#### What is needed
Give the data back exactly as it stands.

Records from a dataset
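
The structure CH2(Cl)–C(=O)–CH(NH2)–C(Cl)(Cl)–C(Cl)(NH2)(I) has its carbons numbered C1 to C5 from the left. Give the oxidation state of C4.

+2

Assign +1 per bond to O/N/halogen, −1 per bond to H or an electropositive element, and 0 per bond to carbon.
C4 has one bond to C (0), one bond to C (0), one bond to Cl (+1), one bond to Cl (+1).
Oxidation state = 0 + 0 + 1 + 1 = +2.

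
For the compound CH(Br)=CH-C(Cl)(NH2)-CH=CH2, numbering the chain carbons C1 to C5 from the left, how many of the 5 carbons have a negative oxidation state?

Tallying each carbon's bonds:
C1: 2C, 1H, 1Br → 0 − 1 + 1 = 0
C2: 3C, 1H → 0 − 1 = -1
C3: 2C, 1N, 1Cl → 0 + 1 + 1 = +2
C4: 3C, 1H → 0 − 1 = -1
C5: 2C, 2H → 0 − 2 = -2
3 carbons (C2, C4, C5) meet the condition.

3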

#### Output for this task
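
The structure CH2(Cl)–C(=O)–CH(NH2)–C(Cl)(Cl)–C(Cl)(NH2)(I) has its carbons numbered C1 to C5 from the left. Give the oxidation state of C4.

+2

Assign +1 per bond to O/N/halogen, −1 per bond to H or an electropositive element, and 0 per bond to carbon.
C4 has one bond to C (0), one bond to C (0), one bond to Cl (+1), one bond to Cl (+1).
Oxidation state = 0 + 0 + 1 + 1 = +2.

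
For the compound CH(Br)=CH-C(Cl)(NH2)-CH=CH2, numbering the chain carbons C1 to C5 from the left, how many of the 5 carbons have a negative oxidation state?

Tallying each carbon's bonds:
C1: 2C, 1H, 1Br → 0 − 1 + 1 = 0
C2: 3C, 1H → 0 − 1 = -1
C3: 2C, 1N, 1Cl → 0 + 1 + 1 = +2
C4: 3C, 1H → 0 − 1 = -1
C5: 2C, 2H → 0 − 2 = -2
3 carbons (C2, C4, C5) meet the condition.

3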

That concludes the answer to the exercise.